## Task statement
Produce as output only the lines below starting at the line with "cites(f,g)." and continuing through the line with "R2: reach(X,Y) :- knows(X,Z), cites(Z,Y).", each one exactly as written.

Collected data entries

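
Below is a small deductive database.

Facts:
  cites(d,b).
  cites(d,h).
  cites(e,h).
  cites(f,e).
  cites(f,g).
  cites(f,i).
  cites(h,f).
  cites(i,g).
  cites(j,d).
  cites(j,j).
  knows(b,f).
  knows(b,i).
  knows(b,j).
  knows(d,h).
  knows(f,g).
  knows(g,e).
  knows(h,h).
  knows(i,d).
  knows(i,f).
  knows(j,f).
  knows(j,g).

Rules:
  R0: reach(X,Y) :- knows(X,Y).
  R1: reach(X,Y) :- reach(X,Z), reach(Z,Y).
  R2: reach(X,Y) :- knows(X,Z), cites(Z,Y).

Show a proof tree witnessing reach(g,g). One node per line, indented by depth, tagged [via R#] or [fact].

reach(g,g)  [via R1]
  reach(g,f)  [via R1]
    reach(g,h)  [via R2]
      knows(g,e)  [fact]
      cites(e,h)  [fact]
    reach(h,f)  [via R2]
      knows(h,h)  [fact]
      cites(h,f)  [fact]
  reach(f,g)  [via R0]
    knows(f,g)  [fact]

round 1: derive reach(b,f) via R0 from knows(b,f)
round 1: derive reach(b,i) via R0 from knows(b,i)
round 1: derive reach(b,j) via R0 from knows(b,j)
round 1: derive reach(d,h) via R0 from knows(d,h)
round 1: derive reach(f,g) via R0 from knows(f,g)
round 1: derive reach(g,e) via R0 from knows(g,e)
round 1: derive reach(h,h) via R0 from knows(h,h)
round 1: derive reach(i,d) via R0 from knows(i,d)
round 1: derive reach(i,f) via R0 from knows(i,f)
round 1: derive reach(j,f) via R0 from knows(j,f)
round 1: derive reach(j,g) via R0 from knows(j,g)
round 1: derive reach(b,d) via R2 from knows(b,j), cites(j,d)
round 1: derive reach(b,e) via R2 from knows(b,f), cites(f,e)
round 1: derive reach(b,g) via R2 from knows(b,f), cites(f,g)
round 1: derive reach(d,f) via R2 from knows(d,h), cites(h,f)
round 1: derive reach(g,h) via R2 from knows(g,e), cites(e,h)
round 1: derive reach(h,f) via R2 from knows(h,h), cites(h,f)
round 1: derive reach(i,b) via R2 from knows(i,d), cites(d,b)
round 1: derive reach(i,e) via R2 from knows(i,f), cites(f,e)
round 1: derive reach(i,g) via R2 from knows(i,f), cites(f,g)
round 1: derive reach(i,h) via R2 from knows(i,d), cites(d,h)
round 1: derive reach(i,i) via R2 from knows(i,f), cites(f,i)
round 1: derive reach(j,e) via R2 from knows(j,f), cites(f,e)
round 1: derive reach(j,i) via R2 from knows(j,f), cites(f,i)
round 2: derive reach(b,b) via R1 from reach(b,i), reach(i,b)
round 2: derive reach(b,h) via R1 from reach(b,d), reach(d,h)
round 2: derive reach(d,g) via R1 from reach(d,f), reach(f,g)
round 2: derive reach(f,e) via R1 from reach(f,g), reach(g,e)
round 2: derive reach(f,h) via R1 from reach(f,g), reach(g,h)
round 2: derive reach(g,f) via R1 from reach(g,h), reach(h,f)
round 2: derive reach(h,g) via R1 from reach(h,f), reach(f,g)
round 2: derive reach(i,j) via R1 from reach(i,b), reach(b,j)
round 2: derive reach(j,b) via R1 from reach(j,i), reach(i,b)
round 2: derive reach(j,d) via R1 from reach(j,i), reach(i,d)
round 2: derive reach(j,h) via R1 from reach(j,g), reach(g,h)
round 3: derive reach(d,e) via R1 from reach(d,f), reach(f,e)
round 3: derive reach(f,f) via R1 from reach(f,g), reach(g,f)
round 3: derive reach(g,g) via R1 from reach(g,f), reach(f,g)
round 3: derive reach(h,e) via R1 from reach(h,f), reach(f,e)
round 3: derive reach(j,j) via R1 from reach(j,b), reach(b,j)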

## Output for this task
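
  cites(f,g).
  cites(f,i).
  cites(h,f).
  cites(i,g).
  cites(j,d).
  cites(j,j).
  knows(b,f).
  knows(b,i).
  knows(b,j).
  knows(d,h).
  knows(f,g).
  knows(g,e).
  knows(h,h).
  knows(i,d).
  knows(i,f).
  knows(j,f).
  knows(j,g).

Rules:
  R0: reach(X,Y) :- knows(X,Y).
  R1: reach(X,Y) :- reach(X,Z), reach(Z,Y).
  R2: reach(X,Y) :- knows(X,Z), cites(Z,Y).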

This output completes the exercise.